**Exercise directions:** Your task is to reproduce exactly the lines that run from the beginning of the data through the line where "My slicer is set to layer_height: 0.25mm" appears.
"""
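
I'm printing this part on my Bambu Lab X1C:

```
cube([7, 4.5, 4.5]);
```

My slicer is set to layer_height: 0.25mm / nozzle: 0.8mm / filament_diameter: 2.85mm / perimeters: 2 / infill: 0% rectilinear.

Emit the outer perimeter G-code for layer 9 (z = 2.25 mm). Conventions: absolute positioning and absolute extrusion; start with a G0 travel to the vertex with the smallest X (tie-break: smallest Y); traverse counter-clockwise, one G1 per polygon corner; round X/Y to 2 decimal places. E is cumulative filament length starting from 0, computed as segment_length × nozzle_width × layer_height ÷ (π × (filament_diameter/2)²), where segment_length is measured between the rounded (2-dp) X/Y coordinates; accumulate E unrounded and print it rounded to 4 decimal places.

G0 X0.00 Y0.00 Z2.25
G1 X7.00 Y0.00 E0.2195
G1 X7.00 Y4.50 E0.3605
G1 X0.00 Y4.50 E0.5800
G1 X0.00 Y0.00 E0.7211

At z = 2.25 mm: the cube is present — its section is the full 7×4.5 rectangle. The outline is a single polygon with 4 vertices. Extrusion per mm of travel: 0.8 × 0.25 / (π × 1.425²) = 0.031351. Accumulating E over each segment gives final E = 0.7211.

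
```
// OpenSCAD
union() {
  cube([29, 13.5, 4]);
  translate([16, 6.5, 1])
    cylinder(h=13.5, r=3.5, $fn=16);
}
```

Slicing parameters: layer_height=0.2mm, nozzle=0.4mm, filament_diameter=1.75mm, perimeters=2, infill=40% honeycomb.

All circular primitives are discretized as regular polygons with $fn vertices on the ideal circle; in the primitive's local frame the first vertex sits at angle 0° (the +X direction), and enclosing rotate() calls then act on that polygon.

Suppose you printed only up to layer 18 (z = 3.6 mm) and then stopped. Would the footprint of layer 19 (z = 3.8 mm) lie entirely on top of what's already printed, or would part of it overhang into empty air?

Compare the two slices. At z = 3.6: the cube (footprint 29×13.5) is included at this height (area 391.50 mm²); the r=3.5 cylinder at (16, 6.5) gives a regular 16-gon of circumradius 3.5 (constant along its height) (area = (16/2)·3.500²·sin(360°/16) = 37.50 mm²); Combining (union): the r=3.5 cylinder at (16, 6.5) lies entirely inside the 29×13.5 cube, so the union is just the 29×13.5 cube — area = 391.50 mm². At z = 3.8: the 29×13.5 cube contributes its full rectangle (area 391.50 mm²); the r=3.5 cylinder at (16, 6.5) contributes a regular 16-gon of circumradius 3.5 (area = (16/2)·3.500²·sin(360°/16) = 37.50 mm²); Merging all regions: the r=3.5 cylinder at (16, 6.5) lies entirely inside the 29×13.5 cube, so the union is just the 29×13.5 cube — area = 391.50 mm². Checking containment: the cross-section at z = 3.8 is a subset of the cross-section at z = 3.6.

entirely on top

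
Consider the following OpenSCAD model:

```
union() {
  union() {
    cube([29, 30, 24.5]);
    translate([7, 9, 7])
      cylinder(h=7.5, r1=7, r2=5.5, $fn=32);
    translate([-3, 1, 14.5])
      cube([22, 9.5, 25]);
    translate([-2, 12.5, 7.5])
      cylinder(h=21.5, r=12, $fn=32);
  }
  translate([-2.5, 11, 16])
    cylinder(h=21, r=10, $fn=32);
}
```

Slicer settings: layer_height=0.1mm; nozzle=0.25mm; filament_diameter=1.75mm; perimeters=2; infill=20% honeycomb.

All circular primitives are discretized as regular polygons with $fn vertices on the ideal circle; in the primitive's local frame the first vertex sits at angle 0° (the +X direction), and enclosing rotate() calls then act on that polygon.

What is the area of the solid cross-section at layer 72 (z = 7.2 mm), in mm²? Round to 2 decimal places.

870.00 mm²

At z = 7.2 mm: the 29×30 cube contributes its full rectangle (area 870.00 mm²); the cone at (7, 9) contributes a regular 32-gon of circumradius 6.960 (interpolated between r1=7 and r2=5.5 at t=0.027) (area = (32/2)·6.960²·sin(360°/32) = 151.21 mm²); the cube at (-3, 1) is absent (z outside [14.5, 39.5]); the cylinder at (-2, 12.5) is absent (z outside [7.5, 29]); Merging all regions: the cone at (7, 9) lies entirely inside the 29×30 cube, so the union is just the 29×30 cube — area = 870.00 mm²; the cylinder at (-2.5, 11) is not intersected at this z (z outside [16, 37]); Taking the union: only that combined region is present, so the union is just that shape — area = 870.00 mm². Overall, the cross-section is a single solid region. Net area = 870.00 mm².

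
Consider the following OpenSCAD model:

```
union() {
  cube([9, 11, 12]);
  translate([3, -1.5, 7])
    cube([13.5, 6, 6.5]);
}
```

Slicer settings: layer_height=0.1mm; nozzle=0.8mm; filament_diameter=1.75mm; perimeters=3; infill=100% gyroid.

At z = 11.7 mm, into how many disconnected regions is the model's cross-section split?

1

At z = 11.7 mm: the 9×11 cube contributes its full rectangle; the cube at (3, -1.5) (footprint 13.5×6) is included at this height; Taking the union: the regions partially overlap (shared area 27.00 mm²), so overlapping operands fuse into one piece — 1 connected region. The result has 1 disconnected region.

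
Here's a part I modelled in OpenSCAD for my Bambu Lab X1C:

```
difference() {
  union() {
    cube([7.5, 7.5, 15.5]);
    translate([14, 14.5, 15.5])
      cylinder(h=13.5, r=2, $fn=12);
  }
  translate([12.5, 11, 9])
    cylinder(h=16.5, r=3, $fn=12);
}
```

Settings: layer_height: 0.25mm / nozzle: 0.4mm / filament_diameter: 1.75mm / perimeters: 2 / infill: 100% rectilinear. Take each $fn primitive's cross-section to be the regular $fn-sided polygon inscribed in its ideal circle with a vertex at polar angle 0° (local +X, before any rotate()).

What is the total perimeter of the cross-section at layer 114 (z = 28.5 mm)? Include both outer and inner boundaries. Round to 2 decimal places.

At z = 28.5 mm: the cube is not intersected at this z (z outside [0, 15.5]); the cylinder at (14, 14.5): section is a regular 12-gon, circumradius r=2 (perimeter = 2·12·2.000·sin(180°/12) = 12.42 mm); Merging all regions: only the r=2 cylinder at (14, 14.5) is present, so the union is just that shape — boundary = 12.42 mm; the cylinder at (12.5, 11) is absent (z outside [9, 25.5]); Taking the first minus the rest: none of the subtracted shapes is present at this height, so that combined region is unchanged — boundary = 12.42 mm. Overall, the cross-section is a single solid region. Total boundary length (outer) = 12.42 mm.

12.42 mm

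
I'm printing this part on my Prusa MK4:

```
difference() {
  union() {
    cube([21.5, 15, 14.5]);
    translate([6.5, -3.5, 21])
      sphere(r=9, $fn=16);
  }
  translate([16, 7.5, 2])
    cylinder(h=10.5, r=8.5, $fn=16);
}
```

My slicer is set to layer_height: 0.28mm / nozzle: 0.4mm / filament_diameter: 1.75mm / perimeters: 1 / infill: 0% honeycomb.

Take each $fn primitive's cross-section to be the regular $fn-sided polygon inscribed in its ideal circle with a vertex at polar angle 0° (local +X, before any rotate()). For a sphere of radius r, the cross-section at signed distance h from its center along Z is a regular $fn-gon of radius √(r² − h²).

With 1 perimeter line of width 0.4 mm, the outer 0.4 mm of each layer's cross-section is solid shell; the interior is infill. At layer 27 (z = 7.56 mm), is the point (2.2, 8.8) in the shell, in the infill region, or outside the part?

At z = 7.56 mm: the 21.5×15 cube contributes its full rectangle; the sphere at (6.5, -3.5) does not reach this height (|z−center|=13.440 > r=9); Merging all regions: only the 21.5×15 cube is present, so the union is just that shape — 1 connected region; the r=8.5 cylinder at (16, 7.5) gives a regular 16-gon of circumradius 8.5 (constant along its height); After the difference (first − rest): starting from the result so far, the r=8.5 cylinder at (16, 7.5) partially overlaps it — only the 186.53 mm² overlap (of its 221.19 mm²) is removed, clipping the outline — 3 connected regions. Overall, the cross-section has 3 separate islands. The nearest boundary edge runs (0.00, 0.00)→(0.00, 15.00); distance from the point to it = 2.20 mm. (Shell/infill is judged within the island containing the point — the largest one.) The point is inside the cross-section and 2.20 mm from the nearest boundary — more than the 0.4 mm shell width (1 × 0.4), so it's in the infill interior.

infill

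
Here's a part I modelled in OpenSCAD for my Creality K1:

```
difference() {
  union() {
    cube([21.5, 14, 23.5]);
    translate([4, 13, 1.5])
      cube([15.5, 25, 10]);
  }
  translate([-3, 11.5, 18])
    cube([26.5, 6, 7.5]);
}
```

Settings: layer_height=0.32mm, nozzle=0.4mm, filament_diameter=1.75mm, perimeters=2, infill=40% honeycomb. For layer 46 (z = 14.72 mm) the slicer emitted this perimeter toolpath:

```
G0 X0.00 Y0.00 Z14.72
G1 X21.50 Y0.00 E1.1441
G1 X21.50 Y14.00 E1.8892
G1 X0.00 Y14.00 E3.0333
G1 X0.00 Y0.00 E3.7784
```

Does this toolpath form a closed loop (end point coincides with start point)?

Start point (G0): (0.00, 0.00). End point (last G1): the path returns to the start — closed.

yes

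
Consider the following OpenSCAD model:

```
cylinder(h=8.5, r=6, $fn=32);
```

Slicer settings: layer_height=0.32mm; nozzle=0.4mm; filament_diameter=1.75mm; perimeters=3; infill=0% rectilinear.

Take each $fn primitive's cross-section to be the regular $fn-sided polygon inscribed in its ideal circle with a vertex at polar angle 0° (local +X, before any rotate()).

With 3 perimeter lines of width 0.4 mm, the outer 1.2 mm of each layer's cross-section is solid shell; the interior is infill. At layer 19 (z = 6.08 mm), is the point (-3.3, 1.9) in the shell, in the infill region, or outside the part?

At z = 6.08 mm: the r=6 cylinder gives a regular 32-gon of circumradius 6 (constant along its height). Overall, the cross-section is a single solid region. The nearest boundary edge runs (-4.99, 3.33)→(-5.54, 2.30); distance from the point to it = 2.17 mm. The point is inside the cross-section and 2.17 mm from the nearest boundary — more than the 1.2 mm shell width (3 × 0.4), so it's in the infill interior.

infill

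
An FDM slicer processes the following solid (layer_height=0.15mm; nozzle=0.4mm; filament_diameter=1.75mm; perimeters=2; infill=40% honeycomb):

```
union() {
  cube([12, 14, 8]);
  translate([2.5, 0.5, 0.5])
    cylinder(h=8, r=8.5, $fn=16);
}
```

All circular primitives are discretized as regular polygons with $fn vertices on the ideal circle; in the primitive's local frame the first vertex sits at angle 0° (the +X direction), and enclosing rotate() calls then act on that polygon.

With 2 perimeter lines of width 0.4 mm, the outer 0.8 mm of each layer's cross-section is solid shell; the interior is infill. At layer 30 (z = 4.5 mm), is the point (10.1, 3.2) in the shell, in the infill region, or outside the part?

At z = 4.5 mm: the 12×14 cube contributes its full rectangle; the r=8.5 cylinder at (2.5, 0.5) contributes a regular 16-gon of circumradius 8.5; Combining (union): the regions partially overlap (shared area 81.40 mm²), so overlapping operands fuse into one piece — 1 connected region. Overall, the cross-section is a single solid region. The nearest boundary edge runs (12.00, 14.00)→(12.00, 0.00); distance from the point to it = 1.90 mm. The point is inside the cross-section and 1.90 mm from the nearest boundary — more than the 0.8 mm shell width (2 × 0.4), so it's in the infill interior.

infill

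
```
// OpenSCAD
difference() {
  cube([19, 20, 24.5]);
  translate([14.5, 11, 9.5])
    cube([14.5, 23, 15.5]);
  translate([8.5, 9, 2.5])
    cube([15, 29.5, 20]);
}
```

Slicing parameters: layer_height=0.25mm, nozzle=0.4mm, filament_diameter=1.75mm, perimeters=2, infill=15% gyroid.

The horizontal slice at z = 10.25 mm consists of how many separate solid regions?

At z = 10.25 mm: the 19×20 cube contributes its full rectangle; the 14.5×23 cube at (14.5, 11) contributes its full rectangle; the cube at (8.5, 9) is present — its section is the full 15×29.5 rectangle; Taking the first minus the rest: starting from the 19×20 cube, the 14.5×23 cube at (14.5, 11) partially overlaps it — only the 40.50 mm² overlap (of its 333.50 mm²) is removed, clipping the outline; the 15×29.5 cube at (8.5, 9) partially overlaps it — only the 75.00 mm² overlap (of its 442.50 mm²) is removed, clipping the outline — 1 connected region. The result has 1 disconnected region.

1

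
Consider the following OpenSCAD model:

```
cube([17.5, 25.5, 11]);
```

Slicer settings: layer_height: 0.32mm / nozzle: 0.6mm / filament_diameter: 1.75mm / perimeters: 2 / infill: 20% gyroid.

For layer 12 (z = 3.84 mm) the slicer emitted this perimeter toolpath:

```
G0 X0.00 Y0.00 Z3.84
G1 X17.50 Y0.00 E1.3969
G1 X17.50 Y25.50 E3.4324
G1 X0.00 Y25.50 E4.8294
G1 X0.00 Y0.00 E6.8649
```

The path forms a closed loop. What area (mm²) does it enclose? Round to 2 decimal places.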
"""
**Your response:**
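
I'm printing this part on my Bambu Lab X1C:

```
cube([7, 4.5, 4.5]);
```

My slicer is set to layer_height: 0.25mm / nozzle: 0.8mm / filament_diameter: 2.85mm / perimeters: 2 / infill: 0% rectilinear.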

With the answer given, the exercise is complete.